| TASK TO CARRY OUT |
Before doing anything else, copy the entries below exactly.

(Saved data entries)

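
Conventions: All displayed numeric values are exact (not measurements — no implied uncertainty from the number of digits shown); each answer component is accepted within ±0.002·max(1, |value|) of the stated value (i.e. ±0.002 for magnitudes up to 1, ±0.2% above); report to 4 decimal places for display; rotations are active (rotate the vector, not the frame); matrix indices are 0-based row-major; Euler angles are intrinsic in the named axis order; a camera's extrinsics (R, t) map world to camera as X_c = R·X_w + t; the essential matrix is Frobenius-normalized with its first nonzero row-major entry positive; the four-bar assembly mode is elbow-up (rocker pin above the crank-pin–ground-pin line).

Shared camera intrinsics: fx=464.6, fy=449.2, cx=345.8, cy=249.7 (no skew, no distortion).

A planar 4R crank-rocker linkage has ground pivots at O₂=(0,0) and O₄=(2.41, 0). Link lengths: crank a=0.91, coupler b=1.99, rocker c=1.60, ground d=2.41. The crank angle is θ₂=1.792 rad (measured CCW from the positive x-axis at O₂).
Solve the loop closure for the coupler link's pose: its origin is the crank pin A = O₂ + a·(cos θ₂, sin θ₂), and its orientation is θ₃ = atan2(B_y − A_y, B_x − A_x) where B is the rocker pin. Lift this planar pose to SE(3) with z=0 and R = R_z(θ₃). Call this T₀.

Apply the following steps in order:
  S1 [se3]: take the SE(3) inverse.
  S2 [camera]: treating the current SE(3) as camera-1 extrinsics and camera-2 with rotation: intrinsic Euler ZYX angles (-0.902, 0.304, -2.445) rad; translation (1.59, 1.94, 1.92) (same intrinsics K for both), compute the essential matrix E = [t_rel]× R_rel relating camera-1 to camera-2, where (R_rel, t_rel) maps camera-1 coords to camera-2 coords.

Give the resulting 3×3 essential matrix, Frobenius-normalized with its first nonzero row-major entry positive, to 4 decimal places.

source (fourbar_fk): coupler pose = R=[0.9608 -0.2774 0.0000; 0.2774 0.9608 0.0000; 0.0000 0.0000 1.0000], t=(-0.1997, 0.8878, 0.0000)
after S1 (invert_se3): R=[0.9608 0.2774 0.0000; -0.2774 0.9608 0.0000; 0.0000 0.0000 1.0000], t=(-0.0545, -0.9084, 0.0000)
after S2 (essential): [0.0978 -0.2193 -0.6202; 0.2626 -0.2339 0.3255; -0.3860 0.4204 -0.0489]

matrix = [0.0978 -0.2193 -0.6202; 0.2626 -0.2339 0.3255; -0.3860 0.4204 -0.0489]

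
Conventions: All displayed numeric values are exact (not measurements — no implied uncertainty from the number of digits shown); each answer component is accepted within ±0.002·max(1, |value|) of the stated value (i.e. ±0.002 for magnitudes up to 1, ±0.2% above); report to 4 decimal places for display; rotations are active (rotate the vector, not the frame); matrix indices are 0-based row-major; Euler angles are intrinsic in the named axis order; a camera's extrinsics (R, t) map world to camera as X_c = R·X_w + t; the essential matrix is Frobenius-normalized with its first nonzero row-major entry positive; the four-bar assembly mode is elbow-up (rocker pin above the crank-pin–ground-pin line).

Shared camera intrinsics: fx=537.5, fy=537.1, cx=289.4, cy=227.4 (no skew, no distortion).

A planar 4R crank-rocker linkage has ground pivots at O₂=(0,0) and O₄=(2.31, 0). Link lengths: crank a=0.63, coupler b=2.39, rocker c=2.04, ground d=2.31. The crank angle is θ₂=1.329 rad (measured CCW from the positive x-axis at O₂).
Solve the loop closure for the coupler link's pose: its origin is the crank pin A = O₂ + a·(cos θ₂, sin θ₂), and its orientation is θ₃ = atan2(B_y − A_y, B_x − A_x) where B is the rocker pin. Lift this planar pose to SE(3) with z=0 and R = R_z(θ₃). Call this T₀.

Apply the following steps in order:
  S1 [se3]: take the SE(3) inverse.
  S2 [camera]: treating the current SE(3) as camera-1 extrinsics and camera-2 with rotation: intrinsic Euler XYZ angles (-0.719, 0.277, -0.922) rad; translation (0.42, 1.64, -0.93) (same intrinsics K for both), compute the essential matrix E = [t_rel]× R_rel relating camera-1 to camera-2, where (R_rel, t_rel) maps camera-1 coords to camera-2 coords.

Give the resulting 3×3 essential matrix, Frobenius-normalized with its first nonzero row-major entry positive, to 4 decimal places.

matrix = [0.1480 0.1145 -0.6137; 0.3376 -0.1040 0.3161; 0.5987 -0.0557 -0.0448]

source (fourbar_fk): coupler pose = R=[0.8059 -0.5920 0.0000; 0.5920 0.8059 0.0000; 0.0000 0.0000 1.0000], t=(0.1509, 0.6117, 0.0000)
after S1 (invert_se3): R=[0.8059 0.5920 0.0000; -0.5920 0.8059 0.0000; 0.0000 0.0000 1.0000], t=(-0.4837, -0.4036, 0.0000)
after S2 (essential): [0.1480 0.1145 -0.6137; 0.3376 -0.1040 0.3161; 0.5987 -0.0557 -0.0448]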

| SOLUTION TO THIS TASK |
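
Conventions: All displayed numeric values are exact (not measurements — no implied uncertainty from the number of digits shown); each answer component is accepted within ±0.002·max(1, |value|) of the stated value (i.e. ±0.002 for magnitudes up to 1, ±0.2% above); report to 4 decimal places for display; rotations are active (rotate the vector, not the frame); matrix indices are 0-based row-major; Euler angles are intrinsic in the named axis order; a camera's extrinsics (R, t) map world to camera as X_c = R·X_w + t; the essential matrix is Frobenius-normalized with its first nonzero row-major entry positive; the four-bar assembly mode is elbow-up (rocker pin above the crank-pin–ground-pin line).

Shared camera intrinsics: fx=464.6, fy=449.2, cx=345.8, cy=249.7 (no skew, no distortion).

A planar 4R crank-rocker linkage has ground pivots at O₂=(0,0) and O₄=(2.41, 0). Link lengths: crank a=0.91, coupler b=1.99, rocker c=1.60, ground d=2.41. The crank angle is θ₂=1.792 rad (measured CCW from the positive x-axis at O₂).
Solve the loop closure for the coupler link's pose: its origin is the crank pin A = O₂ + a·(cos θ₂, sin θ₂), and its orientation is θ₃ = atan2(B_y − A_y, B_x − A_x) where B is the rocker pin. Lift this planar pose to SE(3) with z=0 and R = R_z(θ₃). Call this T₀.

Apply the following steps in order:
  S1 [se3]: take the SE(3) inverse.
  S2 [camera]: treating the current SE(3) as camera-1 extrinsics and camera-2 with rotation: intrinsic Euler ZYX angles (-0.902, 0.304, -2.445) rad; translation (1.59, 1.94, 1.92) (same intrinsics K for both), compute the essential matrix E = [t_rel]× R_rel relating camera-1 to camera-2, where (R_rel, t_rel) maps camera-1 coords to camera-2 coords.

Give the resulting 3×3 essential matrix, Frobenius-normalized with its first nonzero row-major entry positive, to 4 decimal places.

source (fourbar_fk): coupler pose = R=[0.9608 -0.2774 0.0000; 0.2774 0.9608 0.0000; 0.0000 0.0000 1.0000], t=(-0.1997, 0.8878, 0.0000)
after S1 (invert_se3): R=[0.9608 0.2774 0.0000; -0.2774 0.9608 0.0000; 0.0000 0.0000 1.0000], t=(-0.0545, -0.9084, 0.0000)
after S2 (essential): [0.0978 -0.2193 -0.6202; 0.2626 -0.2339 0.3255; -0.3860 0.4204 -0.0489]

matrix = [0.0978 -0.2193 -0.6202; 0.2626 -0.2339 0.3255; -0.3860 0.4204 -0.0489]

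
Conventions: All displayed numeric values are exact (not measurements — no implied uncertainty from the number of digits shown); each answer component is accepted within ±0.002·max(1, |value|) of the stated value (i.e. ±0.002 for magnitudes up to 1, ±0.2% above); report to 4 decimal places for display; rotations are active (rotate the vector, not the frame); matrix indices are 0-based row-major; Euler angles are intrinsic in the named axis order; a camera's extrinsics (R, t) map world to camera as X_c = R·X_w + t; the essential matrix is Frobenius-normalized with its first nonzero row-major entry positive; the four-bar assembly mode is elbow-up (rocker pin above the crank-pin–ground-pin line).

Shared camera intrinsics: fx=537.5, fy=537.1, cx=289.4, cy=227.4 (no skew, no distortion).

A planar 4R crank-rocker linkage has ground pivots at O₂=(0,0) and O₄=(2.31, 0). Link lengths: crank a=0.63, coupler b=2.39, rocker c=2.04, ground d=2.31. The crank angle is θ₂=1.329 rad (measured CCW from the positive x-axis at O₂).
Solve the loop closure for the coupler link's pose: its origin is the crank pin A = O₂ + a·(cos θ₂, sin θ₂), and its orientation is θ₃ = atan2(B_y − A_y, B_x − A_x) where B is the rocker pin. Lift this planar pose to SE(3) with z=0 and R = R_z(θ₃). Call this T₀.

Apply the following steps in order:
  S1 [se3]: take the SE(3) inverse.
  S2 [camera]: treating the current SE(3) as camera-1 extrinsics and camera-2 with rotation: intrinsic Euler XYZ angles (-0.719, 0.277, -0.922) rad; translation (0.42, 1.64, -0.93) (same intrinsics K for both), compute the essential matrix E = [t_rel]× R_rel relating camera-1 to camera-2, where (R_rel, t_rel) maps camera-1 coords to camera-2 coords.

Give the resulting 3×3 essential matrix, Frobenius-normalized with its first nonzero row-major entry positive, to 4 decimal places.

matrix = [0.1480 0.1145 -0.6137; 0.3376 -0.1040 0.3161; 0.5987 -0.0557 -0.0448]

source (fourbar_fk): coupler pose = R=[0.8059 -0.5920 0.0000; 0.5920 0.8059 0.0000; 0.0000 0.0000 1.0000], t=(0.1509, 0.6117, 0.0000)
after S1 (invert_se3): R=[0.8059 0.5920 0.0000; -0.5920 0.8059 0.0000; 0.0000 0.0000 1.0000], t=(-0.4837, -0.4036, 0.0000)
after S2 (essential): [0.1480 0.1145 -0.6137; 0.3376 -0.1040 0.3161; 0.5987 -0.0557 -0.0448]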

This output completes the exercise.